:: Given information ::
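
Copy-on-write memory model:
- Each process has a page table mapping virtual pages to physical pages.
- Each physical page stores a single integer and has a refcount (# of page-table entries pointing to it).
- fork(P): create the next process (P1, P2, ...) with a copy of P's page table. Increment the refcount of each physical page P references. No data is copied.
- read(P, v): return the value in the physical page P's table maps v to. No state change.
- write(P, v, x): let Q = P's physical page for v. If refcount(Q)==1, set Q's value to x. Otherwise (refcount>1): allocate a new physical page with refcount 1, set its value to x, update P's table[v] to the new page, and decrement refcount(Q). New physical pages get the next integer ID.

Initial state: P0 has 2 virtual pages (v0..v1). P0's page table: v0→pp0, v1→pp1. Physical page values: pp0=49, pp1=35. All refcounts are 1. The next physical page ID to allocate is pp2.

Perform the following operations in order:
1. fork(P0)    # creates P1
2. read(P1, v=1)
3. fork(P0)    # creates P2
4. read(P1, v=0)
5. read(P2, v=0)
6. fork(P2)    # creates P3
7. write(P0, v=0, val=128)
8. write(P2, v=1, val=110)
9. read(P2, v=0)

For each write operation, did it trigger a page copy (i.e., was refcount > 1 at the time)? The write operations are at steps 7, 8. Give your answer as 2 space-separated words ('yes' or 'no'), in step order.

Op 1: fork(P0) -> P1. 2 ppages; refcounts: pp0:2 pp1:2
Op 2: read(P1, v1) -> 35. No state change.
Op 3: fork(P0) -> P2. 2 ppages; refcounts: pp0:3 pp1:3
Op 4: read(P1, v0) -> 49. No state change.
Op 5: read(P2, v0) -> 49. No state change.
Op 6: fork(P2) -> P3. 2 ppages; refcounts: pp0:4 pp1:4
Op 7: write(P0, v0, 128). refcount(pp0)=4>1 -> COPY to pp2. 3 ppages; refcounts: pp0:3 pp1:4 pp2:1
Op 8: write(P2, v1, 110). refcount(pp1)=4>1 -> COPY to pp3. 4 ppages; refcounts: pp0:3 pp1:3 pp2:1 pp3:1
Op 9: read(P2, v0) -> 49. No state change.

yes yes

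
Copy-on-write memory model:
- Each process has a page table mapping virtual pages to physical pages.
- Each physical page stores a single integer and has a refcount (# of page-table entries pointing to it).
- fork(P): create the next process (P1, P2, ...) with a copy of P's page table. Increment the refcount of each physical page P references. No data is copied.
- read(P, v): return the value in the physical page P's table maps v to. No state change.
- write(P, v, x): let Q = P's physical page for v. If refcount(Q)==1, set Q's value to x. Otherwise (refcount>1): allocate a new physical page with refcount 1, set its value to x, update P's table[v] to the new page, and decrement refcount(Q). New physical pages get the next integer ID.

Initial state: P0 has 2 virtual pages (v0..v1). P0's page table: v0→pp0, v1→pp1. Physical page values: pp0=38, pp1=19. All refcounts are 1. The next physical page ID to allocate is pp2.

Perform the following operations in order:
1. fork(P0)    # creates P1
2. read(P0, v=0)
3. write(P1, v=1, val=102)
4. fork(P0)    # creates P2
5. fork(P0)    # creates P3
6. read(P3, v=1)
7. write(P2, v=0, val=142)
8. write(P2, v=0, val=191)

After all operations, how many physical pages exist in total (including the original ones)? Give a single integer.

Answer: 4

Derivation:
Op 1: fork(P0) -> P1. 2 ppages; refcounts: pp0:2 pp1:2
Op 2: read(P0, v0) -> 38. No state change.
Op 3: write(P1, v1, 102). refcount(pp1)=2>1 -> COPY to pp2. 3 ppages; refcounts: pp0:2 pp1:1 pp2:1
Op 4: fork(P0) -> P2. 3 ppages; refcounts: pp0:3 pp1:2 pp2:1
Op 5: fork(P0) -> P3. 3 ppages; refcounts: pp0:4 pp1:3 pp2:1
Op 6: read(P3, v1) -> 19. No state change.
Op 7: write(P2, v0, 142). refcount(pp0)=4>1 -> COPY to pp3. 4 ppages; refcounts: pp0:3 pp1:3 pp2:1 pp3:1
Op 8: write(P2, v0, 191). refcount(pp3)=1 -> write in place. 4 ppages; refcounts: pp0:3 pp1:3 pp2:1 pp3:1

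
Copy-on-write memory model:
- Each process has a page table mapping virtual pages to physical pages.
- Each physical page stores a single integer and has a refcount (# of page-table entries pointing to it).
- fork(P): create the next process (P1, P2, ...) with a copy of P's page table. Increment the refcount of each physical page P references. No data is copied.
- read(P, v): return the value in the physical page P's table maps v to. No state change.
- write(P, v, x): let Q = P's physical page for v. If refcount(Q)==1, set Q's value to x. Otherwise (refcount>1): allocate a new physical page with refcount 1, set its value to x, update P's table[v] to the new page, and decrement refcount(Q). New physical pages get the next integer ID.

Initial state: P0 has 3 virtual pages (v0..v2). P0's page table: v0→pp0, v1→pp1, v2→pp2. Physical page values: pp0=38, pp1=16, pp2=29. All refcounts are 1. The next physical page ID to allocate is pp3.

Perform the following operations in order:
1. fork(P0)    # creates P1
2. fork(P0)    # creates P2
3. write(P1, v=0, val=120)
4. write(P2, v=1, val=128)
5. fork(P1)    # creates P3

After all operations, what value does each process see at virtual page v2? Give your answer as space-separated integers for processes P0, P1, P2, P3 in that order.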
:::
## Task to complete
Write out the records shown above, exactly as they appear.

## Solved problem
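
Copy-on-write memory model:
- Each process has a page table mapping virtual pages to physical pages.
- Each physical page stores a single integer and has a refcount (# of page-table entries pointing to it).
- fork(P): create the next process (P1, P2, ...) with a copy of P's page table. Increment the refcount of each physical page P references. No data is copied.
- read(P, v): return the value in the physical page P's table maps v to. No state change.
- write(P, v, x): let Q = P's physical page for v. If refcount(Q)==1, set Q's value to x. Otherwise (refcount>1): allocate a new physical page with refcount 1, set its value to x, update P's table[v] to the new page, and decrement refcount(Q). New physical pages get the next integer ID.

Initial state: P0 has 2 virtual pages (v0..v1). P0's page table: v0→pp0, v1→pp1. Physical page values: pp0=49, pp1=35. All refcounts are 1. The next physical page ID to allocate is pp2.

Perform the following operations in order:
1. fork(P0)    # creates P1
2. read(P1, v=1)
3. fork(P0)    # creates P2
4. read(P1, v=0)
5. read(P2, v=0)
6. fork(P2)    # creates P3
7. write(P0, v=0, val=128)
8. write(P2, v=1, val=110)
9. read(P2, v=0)

For each write operation, did it trigger a page copy (i.e., was refcount > 1 at the time)? The write operations are at steps 7, 8. Give your answer as 2 space-separated words ('yes' or 'no'), in step order.

Op 1: fork(P0) -> P1. 2 ppages; refcounts: pp0:2 pp1:2
Op 2: read(P1, v1) -> 35. No state change.
Op 3: fork(P0) -> P2. 2 ppages; refcounts: pp0:3 pp1:3
Op 4: read(P1, v0) -> 49. No state change.
Op 5: read(P2, v0) -> 49. No state change.
Op 6: fork(P2) -> P3. 2 ppages; refcounts: pp0:4 pp1:4
Op 7: write(P0, v0, 128). refcount(pp0)=4>1 -> COPY to pp2. 3 ppages; refcounts: pp0:3 pp1:4 pp2:1
Op 8: write(P2, v1, 110). refcount(pp1)=4>1 -> COPY to pp3. 4 ppages; refcounts: pp0:3 pp1:3 pp2:1 pp3:1
Op 9: read(P2, v0) -> 49. No state change.

yes yes

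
Copy-on-write memory model:
- Each process has a page table mapping virtual pages to physical pages.
- Each physical page stores a single integer and has a refcount (# of page-table entries pointing to it).
- fork(P): create the next process (P1, P2, ...) with a copy of P's page table. Increment the refcount of each physical page P references. No data is copied.
- read(P, v): return the value in the physical page P's table maps v to. No state change.
- write(P, v, x): let Q = P's physical page for v. If refcount(Q)==1, set Q's value to x. Otherwise (refcount>1): allocate a new physical page with refcount 1, set its value to x, update P's table[v] to the new page, and decrement refcount(Q). New physical pages get the next integer ID.

Initial state: P0 has 2 virtual pages (v0..v1). P0's page table: v0→pp0, v1→pp1. Physical page values: pp0=38, pp1=19. All refcounts are 1. The next physical page ID to allocate is pp2.

Perform the following operations in order:
1. fork(P0)    # creates P1
2. read(P0, v=0)
3. write(P1, v=1, val=102)
4. fork(P0)    # creates P2
5. fork(P0)    # creates P3
6. read(P3, v=1)
7. write(P2, v=0, val=142)
8. write(P2, v=0, val=191)

After all operations, how many physical pages exist in total (including the original ones)? Give a single integer.

Answer: 4

Derivation:
Op 1: fork(P0) -> P1. 2 ppages; refcounts: pp0:2 pp1:2
Op 2: read(P0, v0) -> 38. No state change.
Op 3: write(P1, v1, 102). refcount(pp1)=2>1 -> COPY to pp2. 3 ppages; refcounts: pp0:2 pp1:1 pp2:1
Op 4: fork(P0) -> P2. 3 ppages; refcounts: pp0:3 pp1:2 pp2:1
Op 5: fork(P0) -> P3. 3 ppages; refcounts: pp0:4 pp1:3 pp2:1
Op 6: read(P3, v1) -> 19. No state change.
Op 7: write(P2, v0, 142). refcount(pp0)=4>1 -> COPY to pp3. 4 ppages; refcounts: pp0:3 pp1:3 pp2:1 pp3:1
Op 8: write(P2, v0, 191). refcount(pp3)=1 -> write in place. 4 ppages; refcounts: pp0:3 pp1:3 pp2:1 pp3:1

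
Copy-on-write memory model:
- Each process has a page table mapping virtual pages to physical pages.
- Each physical page stores a single integer and has a refcount (# of page-table entries pointing to it).
- fork(P): create the next process (P1, P2, ...) with a copy of P's page table. Increment the refcount of each physical page P references. No data is copied.
- read(P, v): return the value in the physical page P's table maps v to. No state change.
- write(P, v, x): let Q = P's physical page for v. If refcount(Q)==1, set Q's value to x. Otherwise (refcount>1): allocate a new physical page with refcount 1, set its value to x, update P's table[v] to the new page, and decrement refcount(Q). New physical pages get the next integer ID.

Initial state: P0 has 3 virtual pages (v0..v2). P0's page table: v0→pp0, v1→pp1, v2→pp2. Physical page values: pp0=38, pp1=16, pp2=29. All refcounts are 1. The next physical page ID to allocate is pp3.

Perform the following operations in order:
1. fork(P0)    # creates P1
2. fork(P0)    # creates P2
3. write(P1, v=0, val=120)
4. write(P2, v=1, val=128)
5. fork(P1)    # creates P3

After all operations, what value does each process see at virtual page v2? Give your answer as space-separated integers for processes P0, P1, P2, P3 in that order.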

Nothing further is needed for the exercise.